• Exercise prompt
Scan the entries below for the word "rights", then copy each line that holds it.

• Materials provided
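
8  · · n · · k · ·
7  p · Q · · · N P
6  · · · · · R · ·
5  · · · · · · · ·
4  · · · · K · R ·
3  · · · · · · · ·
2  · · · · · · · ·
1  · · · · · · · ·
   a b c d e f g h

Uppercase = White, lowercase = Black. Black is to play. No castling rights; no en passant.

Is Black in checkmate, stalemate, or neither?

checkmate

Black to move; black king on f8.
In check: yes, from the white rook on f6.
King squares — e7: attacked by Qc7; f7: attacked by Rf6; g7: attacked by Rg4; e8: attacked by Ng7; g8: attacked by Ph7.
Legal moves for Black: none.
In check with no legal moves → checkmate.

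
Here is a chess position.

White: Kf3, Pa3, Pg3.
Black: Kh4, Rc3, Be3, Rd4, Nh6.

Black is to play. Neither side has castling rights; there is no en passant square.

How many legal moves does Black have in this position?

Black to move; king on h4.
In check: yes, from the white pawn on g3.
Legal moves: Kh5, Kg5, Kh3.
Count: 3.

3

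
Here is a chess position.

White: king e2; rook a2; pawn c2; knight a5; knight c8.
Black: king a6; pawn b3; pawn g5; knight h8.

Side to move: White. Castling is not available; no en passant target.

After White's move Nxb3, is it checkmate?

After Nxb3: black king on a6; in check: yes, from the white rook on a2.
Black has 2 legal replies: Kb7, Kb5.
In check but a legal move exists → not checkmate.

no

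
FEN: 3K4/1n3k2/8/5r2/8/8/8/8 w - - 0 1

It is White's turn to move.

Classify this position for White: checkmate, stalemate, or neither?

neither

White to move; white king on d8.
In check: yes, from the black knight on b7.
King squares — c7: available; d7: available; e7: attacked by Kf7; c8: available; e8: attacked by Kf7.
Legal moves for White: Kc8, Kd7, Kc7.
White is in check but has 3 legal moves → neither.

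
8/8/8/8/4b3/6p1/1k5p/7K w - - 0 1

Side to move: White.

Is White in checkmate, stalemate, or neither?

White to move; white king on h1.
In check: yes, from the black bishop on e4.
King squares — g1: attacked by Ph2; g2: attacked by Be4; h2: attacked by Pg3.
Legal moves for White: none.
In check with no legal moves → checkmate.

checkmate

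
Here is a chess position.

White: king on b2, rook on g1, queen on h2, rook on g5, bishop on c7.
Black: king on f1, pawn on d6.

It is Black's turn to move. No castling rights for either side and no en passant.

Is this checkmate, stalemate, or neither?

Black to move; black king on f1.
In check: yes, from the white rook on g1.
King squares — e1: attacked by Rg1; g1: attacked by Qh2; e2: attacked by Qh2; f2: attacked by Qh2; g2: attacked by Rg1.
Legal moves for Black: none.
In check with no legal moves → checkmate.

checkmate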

--

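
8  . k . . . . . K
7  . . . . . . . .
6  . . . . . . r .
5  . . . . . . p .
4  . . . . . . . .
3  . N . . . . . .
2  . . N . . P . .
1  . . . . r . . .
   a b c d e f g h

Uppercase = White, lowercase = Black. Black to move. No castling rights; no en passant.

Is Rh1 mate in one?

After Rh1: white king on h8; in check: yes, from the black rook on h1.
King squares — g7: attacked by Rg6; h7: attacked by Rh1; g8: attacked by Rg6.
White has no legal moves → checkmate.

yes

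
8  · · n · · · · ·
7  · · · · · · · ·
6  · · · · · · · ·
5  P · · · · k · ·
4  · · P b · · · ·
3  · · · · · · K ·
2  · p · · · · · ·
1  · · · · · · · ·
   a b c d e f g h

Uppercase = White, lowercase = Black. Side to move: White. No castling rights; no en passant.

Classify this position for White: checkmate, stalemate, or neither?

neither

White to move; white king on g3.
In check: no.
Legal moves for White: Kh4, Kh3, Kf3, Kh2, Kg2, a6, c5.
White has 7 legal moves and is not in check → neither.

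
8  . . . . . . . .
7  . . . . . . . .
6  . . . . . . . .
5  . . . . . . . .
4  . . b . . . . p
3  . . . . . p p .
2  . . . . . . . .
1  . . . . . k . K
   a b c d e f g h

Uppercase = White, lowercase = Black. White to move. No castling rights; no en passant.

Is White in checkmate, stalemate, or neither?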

• Result of the task
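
Uppercase = White, lowercase = Black. Black is to play. No castling rights; no en passant.
Black is to play. Neither side has castling rights; there is no en passant square.
It is Black's turn to move. No castling rights for either side and no en passant.
Uppercase = White, lowercase = Black. Black to move. No castling rights; no en passant.
Uppercase = White, lowercase = Black. Side to move: White. No castling rights; no en passant.
Uppercase = White, lowercase = Black. White to move. No castling rights; no en passant.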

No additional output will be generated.